#### THE TASK:
Find "A station sits" in the material below and restate exactly the line holding it together with every line that comes after.

#### DATA PROVIDED:
=== Begin Enclosure ===
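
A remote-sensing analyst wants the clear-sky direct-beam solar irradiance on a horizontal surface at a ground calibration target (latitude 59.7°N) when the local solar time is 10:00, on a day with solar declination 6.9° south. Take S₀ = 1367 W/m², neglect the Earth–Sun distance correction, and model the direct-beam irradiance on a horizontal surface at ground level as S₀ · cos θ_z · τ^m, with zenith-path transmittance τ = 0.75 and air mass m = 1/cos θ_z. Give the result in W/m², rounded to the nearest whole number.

Hour angle H = 15° × (10 − 12) = -30.00°.
cos θ_z = sin φ sin δ + cos φ cos δ cos H = (0.8634)(-0.1201) + (0.5045)(0.9928)(0.8660) = 0.3301.
Air mass m = 1/cos θ_z = 1/0.3301 = 3.029; τ^m = 0.75^3.029 = 0.4184.
Surface direct beam = 1367 × 0.3301 × 0.4184 = 188.80 W/m².

189 W/m²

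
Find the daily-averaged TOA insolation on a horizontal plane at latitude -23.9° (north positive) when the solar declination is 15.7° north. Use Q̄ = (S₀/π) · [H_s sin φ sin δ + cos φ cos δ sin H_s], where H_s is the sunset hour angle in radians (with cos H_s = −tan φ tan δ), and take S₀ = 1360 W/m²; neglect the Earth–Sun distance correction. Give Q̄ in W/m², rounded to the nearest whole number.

−tan φ tan δ = −(-0.4431)(0.2811) = 0.1246; H_s = arccos(0.1246) = 82.84°. In radians, H_s = 1.4458.
H_s sin φ sin δ = 1.4458 × -0.4051 × 0.2706 = -0.1585.
cos φ cos δ sin H_s = 0.9143 × 0.9627 × 0.9922 = 0.8733.
Q̄ = (1360/π) × (-0.1585 + 0.8733) = 432.90 × 0.7148 = 309.44 W/m².

309 W/m²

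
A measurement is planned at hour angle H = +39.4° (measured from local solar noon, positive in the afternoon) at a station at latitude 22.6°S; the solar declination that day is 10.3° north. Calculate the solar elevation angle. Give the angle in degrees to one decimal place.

With φ = -22.6°, δ = 10.3°, H = 39.40°: sin φ sin δ = -0.0687, cos φ cos δ cos H = 0.7019, so cos θ_z = 0.6332.
θ_z = arccos(0.6332) = 50.71°, so the elevation is 90° − 50.71° = 39.29°.

39.3°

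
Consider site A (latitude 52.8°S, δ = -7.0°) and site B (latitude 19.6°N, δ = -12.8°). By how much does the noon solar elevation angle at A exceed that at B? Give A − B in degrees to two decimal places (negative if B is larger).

A: 90° − |-52.8 − (-7.0)| = 44.20°.
B: 90° − |19.6 − (-12.8)| = 57.60°.
A − B = 44.20 − 57.60 = -13.40°.

-13.40°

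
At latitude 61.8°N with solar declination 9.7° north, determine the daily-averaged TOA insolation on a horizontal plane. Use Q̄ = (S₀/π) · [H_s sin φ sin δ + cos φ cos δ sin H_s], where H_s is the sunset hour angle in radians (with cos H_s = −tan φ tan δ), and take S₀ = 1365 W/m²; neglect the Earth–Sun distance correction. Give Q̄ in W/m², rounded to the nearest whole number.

314 W/m²

−tan φ tan δ = −(1.8650)(0.1709) = -0.3187; H_s = arccos(-0.3187) = 108.58°. In radians, H_s = 1.8951.
H_s sin φ sin δ = 1.8951 × 0.8813 × 0.1685 = 0.2814.
cos φ cos δ sin H_s = 0.4726 × 0.9857 × 0.9479 = 0.4416.
Q̄ = (1365/π) × (0.2814 + 0.4416) = 434.49 × 0.7230 = 314.14 W/m².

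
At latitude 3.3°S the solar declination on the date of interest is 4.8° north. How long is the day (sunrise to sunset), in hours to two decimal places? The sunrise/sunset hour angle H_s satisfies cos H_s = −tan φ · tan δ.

−tan φ tan δ = −(-0.0577)(0.0840) = 0.0048; H_s = arccos(0.0048) = 89.72°.
Day length = 2 H_s / 15° h⁻¹ = 179.44° / 15 = 11.963 h.

11.96 hours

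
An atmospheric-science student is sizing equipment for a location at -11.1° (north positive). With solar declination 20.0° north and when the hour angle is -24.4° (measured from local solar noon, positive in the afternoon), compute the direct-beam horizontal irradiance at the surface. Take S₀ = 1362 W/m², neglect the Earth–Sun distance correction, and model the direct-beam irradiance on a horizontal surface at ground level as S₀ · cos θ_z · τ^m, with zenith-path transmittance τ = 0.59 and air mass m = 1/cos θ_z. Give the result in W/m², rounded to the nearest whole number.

With φ = -11.1°, δ = 20.0°, H = -24.40°: sin φ sin δ = -0.0658, cos φ cos δ cos H = 0.8398, so cos θ_z = 0.7740.
Air mass m = 1/cos θ_z = 1/0.7740 = 1.292; τ^m = 0.59^1.292 = 0.5058.
Surface direct beam = 1362 × 0.7740 × 0.5058 = 533.21 W/m².

533 W/m²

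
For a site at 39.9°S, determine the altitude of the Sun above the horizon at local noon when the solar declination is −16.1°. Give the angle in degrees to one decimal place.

66.2°

At local solar noon the hour angle is zero, so the elevation is 90° − |φ − δ| = 90° − |-39.9° − (-16.1°)| = 90° − 23.8° = 66.2°.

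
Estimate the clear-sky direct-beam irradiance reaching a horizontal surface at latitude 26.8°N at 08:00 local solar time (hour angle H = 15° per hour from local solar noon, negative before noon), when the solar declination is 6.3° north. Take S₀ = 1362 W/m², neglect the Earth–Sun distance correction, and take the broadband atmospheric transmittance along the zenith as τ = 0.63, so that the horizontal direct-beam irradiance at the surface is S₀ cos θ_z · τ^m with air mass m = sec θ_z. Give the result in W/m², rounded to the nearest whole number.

Hour angle H = 15° × (8 − 12) = -60.00°.
With φ = 26.8°, δ = 6.3°, H = -60.00°: sin φ sin δ = 0.0495, cos φ cos δ cos H = 0.4436, so cos θ_z = 0.4931.
Air mass m = 1/cos θ_z = 1/0.4931 = 2.028; τ^m = 0.63^2.028 = 0.3918.
Surface direct beam = 1362 × 0.4931 × 0.3918 = 263.13 W/m².

263 W/m²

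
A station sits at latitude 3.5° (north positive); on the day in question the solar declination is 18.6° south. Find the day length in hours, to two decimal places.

−tan φ tan δ = −(0.0612)(-0.3365) = 0.0206; H_s = arccos(0.0206) = 88.82°.
Day length = 2 H_s / 15° h⁻¹ = 177.64° / 15 = 11.843 h.

11.84 hours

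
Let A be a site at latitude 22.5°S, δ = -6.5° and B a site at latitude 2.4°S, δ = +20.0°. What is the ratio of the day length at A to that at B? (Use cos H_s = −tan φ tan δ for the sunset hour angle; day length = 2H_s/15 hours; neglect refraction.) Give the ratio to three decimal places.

A: H_s = arccos(−tan -22.5° · tan -6.5°) = 92.71°, so 2H_s/15 = 12.3613 h.
B: H_s = arccos(−tan -2.4° · tan 20.0°) = 89.13°, so 2H_s/15 = 11.8840 h.
Ratio A/B = 12.3613 / 11.8840 = 1.0402.

1.040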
=== End Enclosure ===
#### TASK RESPONSE:
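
A station sits at latitude 3.5° (north positive); on the day in question the solar declination is 18.6° south. Find the day length in hours, to two decimal places.

−tan φ tan δ = −(0.0612)(-0.3365) = 0.0206; H_s = arccos(0.0206) = 88.82°.
Day length = 2 H_s / 15° h⁻¹ = 177.64° / 15 = 11.843 h.

11.84 hours

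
Let A be a site at latitude 22.5°S, δ = -6.5° and B a site at latitude 2.4°S, δ = +20.0°. What is the ratio of the day length at A to that at B? (Use cos H_s = −tan φ tan δ for the sunset hour angle; day length = 2H_s/15 hours; neglect refraction.) Give the ratio to three decimal places.

A: H_s = arccos(−tan -22.5° · tan -6.5°) = 92.71°, so 2H_s/15 = 12.3613 h.
B: H_s = arccos(−tan -2.4° · tan 20.0°) = 89.13°, so 2H_s/15 = 11.8840 h.
Ratio A/B = 12.3613 / 11.8840 = 1.0402.

1.040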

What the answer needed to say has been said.